● PROBLEM DETAILS
What is needed is an exact transcription of every record.

● EXERCISE INPUTS
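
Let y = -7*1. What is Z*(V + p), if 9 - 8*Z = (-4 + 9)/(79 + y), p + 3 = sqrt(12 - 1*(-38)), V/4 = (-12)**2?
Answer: 122813/192 + 3215*sqrt(2)/576 ≈ 647.54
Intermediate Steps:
V = 576 (V = 4*(-12)**2 = 4*144 = 576)
y = -7
p = -3 + 5*sqrt(2) (p = -3 + sqrt(12 - 1*(-38)) = -3 + sqrt(12 + 38) = -3 + sqrt(50) = -3 + 5*sqrt(2) ≈ 4.0711)
Z = 643/576 (Z = 9/8 - (-4 + 9)/(8*(79 - 7)) = 9/8 - 5/(8*72) = 9/8 - 1/8*5/72 = 9/8 - 5/576 = 643/576 ≈ 1.1163)
Z*(V + p) = 643*(576 + (-3 + 5*sqrt(2)))/576 = 643*(573 + 5*sqrt(2))/576 = 122813/192 + 3215*sqrt(2)/576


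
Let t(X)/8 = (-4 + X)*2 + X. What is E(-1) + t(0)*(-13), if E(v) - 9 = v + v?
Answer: 839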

● RESPONSE
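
Let y = -7*1. What is Z*(V + p), if 9 - 8*Z = (-4 + 9)/(79 + y), p + 3 = sqrt(12 - 1*(-38)), V/4 = (-12)**2?
Answer: 122813/192 + 3215*sqrt(2)/576 ≈ 647.54
Intermediate Steps:
V = 576 (V = 4*(-12)**2 = 4*144 = 576)
y = -7
p = -3 + 5*sqrt(2) (p = -3 + sqrt(12 - 1*(-38)) = -3 + sqrt(12 + 38) = -3 + sqrt(50) = -3 + 5*sqrt(2) ≈ 4.0711)
Z = 643/576 (Z = 9/8 - (-4 + 9)/(8*(79 - 7)) = 9/8 - 5/(8*72) = 9/8 - 1/8*5/72 = 9/8 - 5/576 = 643/576 ≈ 1.1163)
Z*(V + p) = 643*(576 + (-3 + 5*sqrt(2)))/576 = 643*(573 + 5*sqrt(2))/576 = 122813/192 + 3215*sqrt(2)/576


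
Let t(X)/8 = (-4 + X)*2 + X. What is E(-1) + t(0)*(-13), if E(v) - 9 = v + v?
Answer: 839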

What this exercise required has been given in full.